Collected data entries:
*** Begin section ***

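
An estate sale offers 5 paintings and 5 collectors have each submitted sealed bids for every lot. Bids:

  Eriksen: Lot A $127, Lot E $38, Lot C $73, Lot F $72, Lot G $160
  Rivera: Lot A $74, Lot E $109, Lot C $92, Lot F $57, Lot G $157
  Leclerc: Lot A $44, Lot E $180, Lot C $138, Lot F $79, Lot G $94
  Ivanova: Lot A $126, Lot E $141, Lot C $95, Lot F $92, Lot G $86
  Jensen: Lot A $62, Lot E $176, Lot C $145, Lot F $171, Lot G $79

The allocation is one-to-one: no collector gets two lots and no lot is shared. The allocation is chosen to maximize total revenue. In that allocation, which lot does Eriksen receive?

Eriksen receives Lot A.

Optimal: Eriksen→Lot A ($127), Rivera→Lot G ($157), Leclerc→Lot C ($138), Ivanova→Lot E ($141), Jensen→Lot F ($171) — total 127+157+138+141+171 = $734.
Row-greedy (each collector in turn takes its best remaining lot) gives $704, worse by 30.
Next-best assignment: Eriksen→Lot A, Rivera→Lot G, Leclerc→Lot E, Ivanova→Lot C, Jensen→Lot F = $730.
Every other assignment is strictly worse.
Eriksen's own top lot is Lot G ($160), but forcing Eriksen→Lot G and reassigning the rest optimally gives only $729 — worse by 5.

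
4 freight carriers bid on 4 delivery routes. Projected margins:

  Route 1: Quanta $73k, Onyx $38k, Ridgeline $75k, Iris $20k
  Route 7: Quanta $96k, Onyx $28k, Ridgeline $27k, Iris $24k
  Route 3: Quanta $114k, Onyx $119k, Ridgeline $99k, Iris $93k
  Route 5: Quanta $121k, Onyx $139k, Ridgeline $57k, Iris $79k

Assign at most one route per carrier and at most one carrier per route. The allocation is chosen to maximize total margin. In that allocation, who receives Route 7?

Optimal: Quanta→Route 7 ($96k), Onyx→Route 5 ($139k), Ridgeline→Route 1 ($75k), Iris→Route 3 ($93k) — total 96+139+75+93 = $403k.
Max-entry greedy (repeatedly take the single best remaining cell) gives $352k, worse by 51.
Next-best assignment: Quanta→Route 7, Onyx→Route 3, Ridgeline→Route 1, Iris→Route 5 = $369k.
Quanta's own top route is Route 5 ($121k), but forcing Quanta→Route 5 and reassigning the rest optimally gives only $339k — worse by 64.

Quanta receives Route 7.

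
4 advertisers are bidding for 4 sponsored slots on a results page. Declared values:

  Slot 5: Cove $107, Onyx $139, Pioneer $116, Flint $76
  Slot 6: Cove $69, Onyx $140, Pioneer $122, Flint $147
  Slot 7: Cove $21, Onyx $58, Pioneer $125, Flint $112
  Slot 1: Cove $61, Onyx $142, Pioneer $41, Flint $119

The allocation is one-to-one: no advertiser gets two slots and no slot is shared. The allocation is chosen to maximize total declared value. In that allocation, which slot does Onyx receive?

Onyx receives Slot 1.

This is the linear assignment problem.
Optimal: Cove→Slot 5 ($107), Onyx→Slot 1 ($142), Pioneer→Slot 7 ($125), Flint→Slot 6 ($147) — total 107+142+125+147 = $521.
Column-greedy (each slot in turn goes to its best remaining advertiser) gives $472, worse by 49.
Next-best assignment: Cove→Slot 5, Onyx→Slot 6, Pioneer→Slot 7, Flint→Slot 1 = $491.
Swapping Flint↔Cove (Flint→Slot 5 $76, Cove→Slot 6 $69) loses 109.
No other one-to-one assignment exceeds $521.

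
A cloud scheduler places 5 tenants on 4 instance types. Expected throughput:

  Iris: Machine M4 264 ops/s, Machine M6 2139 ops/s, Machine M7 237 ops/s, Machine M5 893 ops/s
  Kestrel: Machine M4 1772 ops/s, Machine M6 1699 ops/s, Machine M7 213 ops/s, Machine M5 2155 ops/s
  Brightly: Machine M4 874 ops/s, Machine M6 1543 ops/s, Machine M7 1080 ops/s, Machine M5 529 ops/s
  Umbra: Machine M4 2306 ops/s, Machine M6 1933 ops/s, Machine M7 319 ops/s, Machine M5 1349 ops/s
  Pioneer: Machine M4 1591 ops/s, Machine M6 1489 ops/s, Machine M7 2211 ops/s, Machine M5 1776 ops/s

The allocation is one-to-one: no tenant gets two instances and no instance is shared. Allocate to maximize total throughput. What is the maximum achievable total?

Max total: 8811 ops/s

Optimal: Umbra→Machine M4 (2306 ops/s), Iris→Machine M6 (2139 ops/s), Pioneer→Machine M7 (2211 ops/s), Kestrel→Machine M5 (2155 ops/s) — total 2306+2139+2211+2155 = 8811 ops/s.
Row-greedy (each tenant in turn takes its best remaining instance) gives 7680 ops/s, worse by 1131.
Checked against all permutations: 8811 ops/s is optimal.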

*** End section ***

▶ **WHAT IS EXPECTED**: Could you reproduce every record exactly as it appears?

▶ **SOLUTION FOR THIS TASK**:
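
An estate sale offers 5 paintings and 5 collectors have each submitted sealed bids for every lot. Bids:

  Eriksen: Lot A $127, Lot E $38, Lot C $73, Lot F $72, Lot G $160
  Rivera: Lot A $74, Lot E $109, Lot C $92, Lot F $57, Lot G $157
  Leclerc: Lot A $44, Lot E $180, Lot C $138, Lot F $79, Lot G $94
  Ivanova: Lot A $126, Lot E $141, Lot C $95, Lot F $92, Lot G $86
  Jensen: Lot A $62, Lot E $176, Lot C $145, Lot F $171, Lot G $79

The allocation is one-to-one: no collector gets two lots and no lot is shared. The allocation is chosen to maximize total revenue. In that allocation, which lot does Eriksen receive?

Eriksen receives Lot A.

Optimal: Eriksen→Lot A ($127), Rivera→Lot G ($157), Leclerc→Lot C ($138), Ivanova→Lot E ($141), Jensen→Lot F ($171) — total 127+157+138+141+171 = $734.
Row-greedy (each collector in turn takes its best remaining lot) gives $704, worse by 30.
Next-best assignment: Eriksen→Lot A, Rivera→Lot G, Leclerc→Lot E, Ivanova→Lot C, Jensen→Lot F = $730.
Every other assignment is strictly worse.
Eriksen's own top lot is Lot G ($160), but forcing Eriksen→Lot G and reassigning the rest optimally gives only $729 — worse by 5.

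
4 freight carriers bid on 4 delivery routes. Projected margins:

  Route 1: Quanta $73k, Onyx $38k, Ridgeline $75k, Iris $20k
  Route 7: Quanta $96k, Onyx $28k, Ridgeline $27k, Iris $24k
  Route 3: Quanta $114k, Onyx $119k, Ridgeline $99k, Iris $93k
  Route 5: Quanta $121k, Onyx $139k, Ridgeline $57k, Iris $79k

Assign at most one route per carrier and at most one carrier per route. The allocation is chosen to maximize total margin. In that allocation, who receives Route 7?

Optimal: Quanta→Route 7 ($96k), Onyx→Route 5 ($139k), Ridgeline→Route 1 ($75k), Iris→Route 3 ($93k) — total 96+139+75+93 = $403k.
Max-entry greedy (repeatedly take the single best remaining cell) gives $352k, worse by 51.
Next-best assignment: Quanta→Route 7, Onyx→Route 3, Ridgeline→Route 1, Iris→Route 5 = $369k.
Quanta's own top route is Route 5 ($121k), but forcing Quanta→Route 5 and reassigning the rest optimally gives only $339k — worse by 64.

Quanta receives Route 7.

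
4 advertisers are bidding for 4 sponsored slots on a results page. Declared values:

  Slot 5: Cove $107, Onyx $139, Pioneer $116, Flint $76
  Slot 6: Cove $69, Onyx $140, Pioneer $122, Flint $147
  Slot 7: Cove $21, Onyx $58, Pioneer $125, Flint $112
  Slot 1: Cove $61, Onyx $142, Pioneer $41, Flint $119

The allocation is one-to-one: no advertiser gets two slots and no slot is shared. The allocation is chosen to maximize total declared value. In that allocation, which slot does Onyx receive?

Onyx receives Slot 1.

This is the linear assignment problem.
Optimal: Cove→Slot 5 ($107), Onyx→Slot 1 ($142), Pioneer→Slot 7 ($125), Flint→Slot 6 ($147) — total 107+142+125+147 = $521.
Column-greedy (each slot in turn goes to its best remaining advertiser) gives $472, worse by 49.
Next-best assignment: Cove→Slot 5, Onyx→Slot 6, Pioneer→Slot 7, Flint→Slot 1 = $491.
Swapping Flint↔Cove (Flint→Slot 5 $76, Cove→Slot 6 $69) loses 109.
No other one-to-one assignment exceeds $521.

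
A cloud scheduler places 5 tenants on 4 instance types. Expected throughput:

  Iris: Machine M4 264 ops/s, Machine M6 2139 ops/s, Machine M7 237 ops/s, Machine M5 893 ops/s
  Kestrel: Machine M4 1772 ops/s, Machine M6 1699 ops/s, Machine M7 213 ops/s, Machine M5 2155 ops/s
  Brightly: Machine M4 874 ops/s, Machine M6 1543 ops/s, Machine M7 1080 ops/s, Machine M5 529 ops/s
  Umbra: Machine M4 2306 ops/s, Machine M6 1933 ops/s, Machine M7 319 ops/s, Machine M5 1349 ops/s
  Pioneer: Machine M4 1591 ops/s, Machine M6 1489 ops/s, Machine M7 2211 ops/s, Machine M5 1776 ops/s

The allocation is one-to-one: no tenant gets two instances and no instance is shared. Allocate to maximize total throughput. What is the maximum achievable total?

Max total: 8811 ops/s

Optimal: Umbra→Machine M4 (2306 ops/s), Iris→Machine M6 (2139 ops/s), Pioneer→Machine M7 (2211 ops/s), Kestrel→Machine M5 (2155 ops/s) — total 2306+2139+2211+2155 = 8811 ops/s.
Row-greedy (each tenant in turn takes its best remaining instance) gives 7680 ops/s, worse by 1131.
Checked against all permutations: 8811 ops/s is optimal.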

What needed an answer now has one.